▶ **WORK TASK**
An exact reproduction of all the entries below is required.

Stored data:
*** Begin section ***
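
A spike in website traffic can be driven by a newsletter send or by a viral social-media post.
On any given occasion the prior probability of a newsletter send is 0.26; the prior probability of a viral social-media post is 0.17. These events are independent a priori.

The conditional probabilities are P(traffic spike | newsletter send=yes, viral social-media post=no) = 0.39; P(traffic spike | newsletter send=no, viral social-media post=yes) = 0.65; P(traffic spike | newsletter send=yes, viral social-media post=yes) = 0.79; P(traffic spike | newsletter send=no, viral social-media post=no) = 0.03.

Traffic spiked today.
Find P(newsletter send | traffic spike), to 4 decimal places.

By total probability over the 4 (newsletter send, viral social-media post) configurations:
  P(traffic spike) = 0.03×0.74×0.83 + 0.65×0.74×0.17 + 0.39×0.26×0.83 + 0.79×0.26×0.17
        = 0.018426 + 0.081770 + 0.084162 + 0.034918 = 0.219276
Keeping only the newsletter send-present terms gives 0.119080, so
  P(newsletter send | traffic spike) = 0.119080 / 0.219276 ≈ 0.5431

P(newsletter send | traffic spike) ≈ 0.5431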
*** End section ***
▶ **WRITTEN ANSWER**
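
A spike in website traffic can be driven by a newsletter send or by a viral social-media post.
On any given occasion the prior probability of a newsletter send is 0.26; the prior probability of a viral social-media post is 0.17. These events are independent a priori.

The conditional probabilities are P(traffic spike | newsletter send=yes, viral social-media post=no) = 0.39; P(traffic spike | newsletter send=no, viral social-media post=yes) = 0.65; P(traffic spike | newsletter send=yes, viral social-media post=yes) = 0.79; P(traffic spike | newsletter send=no, viral social-media post=no) = 0.03.

Traffic spiked today.
Find P(newsletter send | traffic spike), to 4 decimal places.

By total probability over the 4 (newsletter send, viral social-media post) configurations:
  P(traffic spike) = 0.03×0.74×0.83 + 0.65×0.74×0.17 + 0.39×0.26×0.83 + 0.79×0.26×0.17
        = 0.018426 + 0.081770 + 0.084162 + 0.034918 = 0.219276
Keeping only the newsletter send-present terms gives 0.119080, so
  P(newsletter send | traffic spike) = 0.119080 / 0.219276 ≈ 0.5431

P(newsletter send | traffic spike) ≈ 0.5431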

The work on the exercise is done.